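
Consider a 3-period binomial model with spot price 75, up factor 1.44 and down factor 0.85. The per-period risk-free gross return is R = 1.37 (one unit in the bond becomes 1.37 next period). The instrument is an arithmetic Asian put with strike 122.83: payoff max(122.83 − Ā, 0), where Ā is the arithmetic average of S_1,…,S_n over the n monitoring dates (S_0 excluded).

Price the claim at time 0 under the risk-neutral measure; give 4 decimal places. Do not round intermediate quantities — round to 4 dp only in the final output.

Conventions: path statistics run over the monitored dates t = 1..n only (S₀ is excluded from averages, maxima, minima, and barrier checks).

Under the martingale measure an up-move has probability p* = 0.8814; value the claim as the probability-weighted average of per-path payoffs, discounted 3 periods at R = 1.37.
Enumerate all 2^3 = 8 price paths (U = up ×1.44, D = down ×0.85); each path with k up-moves has probability p*^k·(1−p*)^(3−k).
DDD: Ā=54.6656, payoff=68.1644, prob=0.001670
UDD: Ā=92.6100, payoff=30.2200, prob=0.012406
DUD: Ā=77.8600, payoff=44.9700, prob=0.012406
UUD: Ā=131.9040, payoff=0.0000, prob=0.092161
DDU: Ā=65.3225, payoff=57.5075, prob=0.012406
UDU: Ā=110.6640, payoff=12.1660, prob=0.092161
DUU: Ā=95.9140, payoff=26.9160, prob=0.092161
UUU: Ā=162.4896, payoff=0.0000, prob=0.684627
Price = Σ prob·payoff / R^3 = 5.361978 / 2.571353 = 2.0853

price = 2.0853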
···
What is being asked -
The answer should consist only of the lines from the one with "Conventions: path statistics" to the final line of the records above, retyped word for word.

Solution for this task -
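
Conventions: path statistics run over the monitored dates t = 1..n only (S₀ is excluded from averages, maxima, minima, and barrier checks).

Under the martingale measure an up-move has probability p* = 0.8814; value the claim as the probability-weighted average of per-path payoffs, discounted 3 periods at R = 1.37.
Enumerate all 2^3 = 8 price paths (U = up ×1.44, D = down ×0.85); each path with k up-moves has probability p*^k·(1−p*)^(3−k).
DDD: Ā=54.6656, payoff=68.1644, prob=0.001670
UDD: Ā=92.6100, payoff=30.2200, prob=0.012406
DUD: Ā=77.8600, payoff=44.9700, prob=0.012406
UUD: Ā=131.9040, payoff=0.0000, prob=0.092161
DDU: Ā=65.3225, payoff=57.5075, prob=0.012406
UDU: Ā=110.6640, payoff=12.1660, prob=0.092161
DUU: Ā=95.9140, payoff=26.9160, prob=0.092161
UUU: Ā=162.4896, payoff=0.0000, prob=0.684627
Price = Σ prob·payoff / R^3 = 5.361978 / 2.571353 = 2.0853

price = 2.0853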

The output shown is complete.